━━━━━ Records

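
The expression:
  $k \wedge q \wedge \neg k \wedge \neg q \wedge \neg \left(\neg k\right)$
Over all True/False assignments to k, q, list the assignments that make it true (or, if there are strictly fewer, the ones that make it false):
is never true.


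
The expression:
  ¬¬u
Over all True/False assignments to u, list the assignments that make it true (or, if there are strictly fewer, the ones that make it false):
is true only for:
  u=True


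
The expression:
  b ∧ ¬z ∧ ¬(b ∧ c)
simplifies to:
b ∧ ¬c ∧ ¬z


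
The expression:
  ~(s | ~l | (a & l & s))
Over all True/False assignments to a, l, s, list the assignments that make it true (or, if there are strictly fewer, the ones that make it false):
is true only for:
  a=False, l=True, s=False;
  a=True, l=True, s=False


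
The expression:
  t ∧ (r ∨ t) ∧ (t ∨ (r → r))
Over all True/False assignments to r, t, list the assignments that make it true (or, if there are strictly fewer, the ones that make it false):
is true only for:
  r=False, t=True;
  r=True, t=True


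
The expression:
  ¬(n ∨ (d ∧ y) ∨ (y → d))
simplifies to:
y ∧ ¬d ∧ ¬n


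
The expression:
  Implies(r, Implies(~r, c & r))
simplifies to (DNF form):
True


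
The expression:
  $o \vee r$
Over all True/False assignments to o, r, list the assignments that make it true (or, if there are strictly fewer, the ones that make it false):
is false only for:
  o=False, r=False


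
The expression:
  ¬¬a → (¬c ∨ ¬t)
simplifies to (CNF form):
¬a ∨ ¬c ∨ ¬t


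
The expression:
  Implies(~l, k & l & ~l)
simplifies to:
l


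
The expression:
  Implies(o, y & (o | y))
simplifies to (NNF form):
y | ~o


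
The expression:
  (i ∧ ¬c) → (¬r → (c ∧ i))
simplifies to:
c ∨ r ∨ ¬i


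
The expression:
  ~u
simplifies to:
~u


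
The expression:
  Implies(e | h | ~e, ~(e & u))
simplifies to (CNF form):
~e | ~u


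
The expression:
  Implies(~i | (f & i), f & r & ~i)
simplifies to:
(i & ~f) | (f & r & ~i)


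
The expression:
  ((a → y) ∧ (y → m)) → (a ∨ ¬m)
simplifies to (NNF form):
a ∨ ¬m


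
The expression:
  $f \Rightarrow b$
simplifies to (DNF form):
$b \vee \neg f$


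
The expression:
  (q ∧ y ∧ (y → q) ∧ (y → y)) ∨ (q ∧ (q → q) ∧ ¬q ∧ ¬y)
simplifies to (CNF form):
q ∧ y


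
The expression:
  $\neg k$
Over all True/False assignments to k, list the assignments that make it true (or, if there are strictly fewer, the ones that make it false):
is true only for:
  k=False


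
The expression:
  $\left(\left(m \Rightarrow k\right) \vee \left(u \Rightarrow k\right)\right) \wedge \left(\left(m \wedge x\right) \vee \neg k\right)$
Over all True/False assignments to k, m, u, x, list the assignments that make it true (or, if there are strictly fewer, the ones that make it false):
is true only for:
  k=False, m=False, u=False, x=False;
  k=False, m=False, u=False, x=True;
  k=False, m=False, u=True, x=False;
  k=False, m=False, u=True, x=True;
  k=False, m=True, u=False, x=False;
  k=False, m=True, u=False, x=True;
  k=True, m=True, u=False, x=True;
  k=True, m=True, u=True, x=True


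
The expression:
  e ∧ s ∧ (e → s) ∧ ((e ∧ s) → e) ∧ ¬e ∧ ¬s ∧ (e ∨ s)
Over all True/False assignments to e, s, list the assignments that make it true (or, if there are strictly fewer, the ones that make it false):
is never true.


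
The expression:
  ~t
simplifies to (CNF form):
~t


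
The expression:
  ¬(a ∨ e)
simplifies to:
¬a ∧ ¬e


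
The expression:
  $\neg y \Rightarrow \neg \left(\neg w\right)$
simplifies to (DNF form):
$w \vee y$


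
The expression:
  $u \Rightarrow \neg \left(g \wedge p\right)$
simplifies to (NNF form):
$\neg g \vee \neg p \vee \neg u$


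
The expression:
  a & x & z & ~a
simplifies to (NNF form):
False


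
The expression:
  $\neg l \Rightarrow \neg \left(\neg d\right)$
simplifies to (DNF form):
$d \vee l$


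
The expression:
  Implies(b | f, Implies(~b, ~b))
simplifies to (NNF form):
True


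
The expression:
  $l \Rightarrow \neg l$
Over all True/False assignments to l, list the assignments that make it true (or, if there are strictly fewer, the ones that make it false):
is true only for:
  l=False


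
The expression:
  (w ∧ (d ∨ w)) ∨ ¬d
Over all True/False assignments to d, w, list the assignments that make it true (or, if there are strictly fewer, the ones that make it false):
is false only for:
  d=True, w=False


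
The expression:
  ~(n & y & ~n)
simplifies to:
True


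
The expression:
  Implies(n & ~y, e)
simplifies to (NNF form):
e | y | ~n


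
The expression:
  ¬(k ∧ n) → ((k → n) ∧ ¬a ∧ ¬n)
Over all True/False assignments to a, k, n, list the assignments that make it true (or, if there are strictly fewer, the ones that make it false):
is true only for:
  a=False, k=False, n=False;
  a=False, k=True, n=True;
  a=True, k=True, n=True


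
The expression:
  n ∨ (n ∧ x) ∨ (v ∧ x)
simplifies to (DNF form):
n ∨ (v ∧ x)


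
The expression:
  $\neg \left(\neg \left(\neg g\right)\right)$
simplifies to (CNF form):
$\neg g$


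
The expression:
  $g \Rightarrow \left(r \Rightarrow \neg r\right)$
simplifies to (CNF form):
$\neg g \vee \neg r$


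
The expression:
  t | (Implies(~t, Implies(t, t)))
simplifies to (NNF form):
True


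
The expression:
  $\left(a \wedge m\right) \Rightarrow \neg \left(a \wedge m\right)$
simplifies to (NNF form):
$\neg a \vee \neg m$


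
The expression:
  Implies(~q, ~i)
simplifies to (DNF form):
q | ~i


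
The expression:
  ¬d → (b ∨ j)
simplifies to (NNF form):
b ∨ d ∨ j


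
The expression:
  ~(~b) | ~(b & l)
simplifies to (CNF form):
True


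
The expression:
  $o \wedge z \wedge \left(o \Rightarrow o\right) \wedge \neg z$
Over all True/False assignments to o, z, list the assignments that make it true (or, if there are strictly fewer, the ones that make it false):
is never true.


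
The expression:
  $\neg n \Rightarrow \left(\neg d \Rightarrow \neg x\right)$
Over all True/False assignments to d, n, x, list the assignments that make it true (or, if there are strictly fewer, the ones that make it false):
is false only for:
  d=False, n=False, x=True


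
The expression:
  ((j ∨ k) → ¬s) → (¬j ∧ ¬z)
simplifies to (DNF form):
(j ∧ s) ∨ (k ∧ s) ∨ (¬j ∧ ¬z)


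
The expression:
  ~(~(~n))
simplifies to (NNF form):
~n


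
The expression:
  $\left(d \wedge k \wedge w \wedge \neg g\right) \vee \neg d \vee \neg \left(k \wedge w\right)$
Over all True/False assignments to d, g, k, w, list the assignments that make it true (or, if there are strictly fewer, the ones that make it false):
is false only for:
  d=True, g=True, k=True, w=True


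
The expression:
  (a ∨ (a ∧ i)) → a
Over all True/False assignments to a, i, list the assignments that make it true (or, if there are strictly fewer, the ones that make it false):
is always true.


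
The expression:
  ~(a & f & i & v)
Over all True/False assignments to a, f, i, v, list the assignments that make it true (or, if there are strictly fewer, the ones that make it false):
is false only for:
  a=True, f=True, i=True, v=True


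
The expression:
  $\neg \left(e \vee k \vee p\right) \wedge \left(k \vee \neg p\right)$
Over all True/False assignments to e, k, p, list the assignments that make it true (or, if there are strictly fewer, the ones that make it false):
is true only for:
  e=False, k=False, p=False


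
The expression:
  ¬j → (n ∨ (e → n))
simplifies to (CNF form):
j ∨ n ∨ ¬e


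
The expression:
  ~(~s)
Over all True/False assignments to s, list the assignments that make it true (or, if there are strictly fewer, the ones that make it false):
is true only for:
  s=True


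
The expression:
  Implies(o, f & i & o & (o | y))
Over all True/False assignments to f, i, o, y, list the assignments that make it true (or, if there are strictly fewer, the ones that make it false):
is false only for:
  f=False, i=False, o=True, y=False;
  f=False, i=False, o=True, y=True;
  f=False, i=True, o=True, y=False;
  f=False, i=True, o=True, y=True;
  f=True, i=False, o=True, y=False;
  f=True, i=False, o=True, y=True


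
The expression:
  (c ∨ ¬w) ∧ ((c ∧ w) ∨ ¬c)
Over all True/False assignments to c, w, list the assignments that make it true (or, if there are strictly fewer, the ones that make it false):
is true only for:
  c=False, w=False;
  c=True, w=True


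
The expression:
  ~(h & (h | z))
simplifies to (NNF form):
~h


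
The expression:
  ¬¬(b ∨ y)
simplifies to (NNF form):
b ∨ y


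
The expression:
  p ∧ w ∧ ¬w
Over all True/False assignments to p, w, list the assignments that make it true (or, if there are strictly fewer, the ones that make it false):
is never true.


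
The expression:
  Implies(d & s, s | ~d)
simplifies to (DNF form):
True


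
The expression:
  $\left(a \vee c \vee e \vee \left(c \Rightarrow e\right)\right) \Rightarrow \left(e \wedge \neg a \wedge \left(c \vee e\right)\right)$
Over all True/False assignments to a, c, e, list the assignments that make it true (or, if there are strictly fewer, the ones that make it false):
is true only for:
  a=False, c=False, e=True;
  a=False, c=True, e=True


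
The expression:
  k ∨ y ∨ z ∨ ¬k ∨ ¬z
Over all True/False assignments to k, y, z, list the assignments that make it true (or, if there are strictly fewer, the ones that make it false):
is always true.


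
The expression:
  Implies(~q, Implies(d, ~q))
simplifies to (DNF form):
True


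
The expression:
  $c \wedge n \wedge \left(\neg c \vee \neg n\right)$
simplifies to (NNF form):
$\text{False}$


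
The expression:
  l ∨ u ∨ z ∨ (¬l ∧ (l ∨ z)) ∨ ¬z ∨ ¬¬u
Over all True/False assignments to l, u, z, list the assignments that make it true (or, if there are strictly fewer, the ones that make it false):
is always true.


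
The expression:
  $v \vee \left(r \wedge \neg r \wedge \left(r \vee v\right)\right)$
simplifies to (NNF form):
$v$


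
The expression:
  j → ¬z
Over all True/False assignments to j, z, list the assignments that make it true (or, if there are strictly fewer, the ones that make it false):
is false only for:
  j=True, z=True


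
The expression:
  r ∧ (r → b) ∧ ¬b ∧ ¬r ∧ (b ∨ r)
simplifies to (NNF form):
False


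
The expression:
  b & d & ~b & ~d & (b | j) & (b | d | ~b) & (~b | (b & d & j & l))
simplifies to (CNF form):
False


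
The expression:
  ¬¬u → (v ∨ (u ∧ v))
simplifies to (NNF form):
v ∨ ¬u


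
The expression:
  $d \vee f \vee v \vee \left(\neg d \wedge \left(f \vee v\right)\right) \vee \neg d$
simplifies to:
$\text{True}$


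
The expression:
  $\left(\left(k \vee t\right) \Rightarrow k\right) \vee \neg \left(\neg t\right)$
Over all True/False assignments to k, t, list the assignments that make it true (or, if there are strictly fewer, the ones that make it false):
is always true.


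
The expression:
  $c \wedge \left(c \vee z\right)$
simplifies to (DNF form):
$c$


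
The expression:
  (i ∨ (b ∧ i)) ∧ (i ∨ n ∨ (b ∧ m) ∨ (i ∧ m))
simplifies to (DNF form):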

━━━━━━━━━━

Try it =>
Search the data above for the string "Implies". Report every line where it is found.

Response to this exercise =>
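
  Implies(r, Implies(~r, c & r))
  Implies(~l, k & l & ~l)
  Implies(o, y & (o | y))
  Implies(e | h | ~e, ~(e & u))
  Implies(~i | (f & i), f & r & ~i)
  Implies(b | f, Implies(~b, ~b))
  Implies(n & ~y, e)
  t | (Implies(~t, Implies(t, t)))
  Implies(~q, ~i)
  Implies(o, f & i & o & (o | y))
  Implies(d & s, s | ~d)
  Implies(~q, Implies(d, ~q))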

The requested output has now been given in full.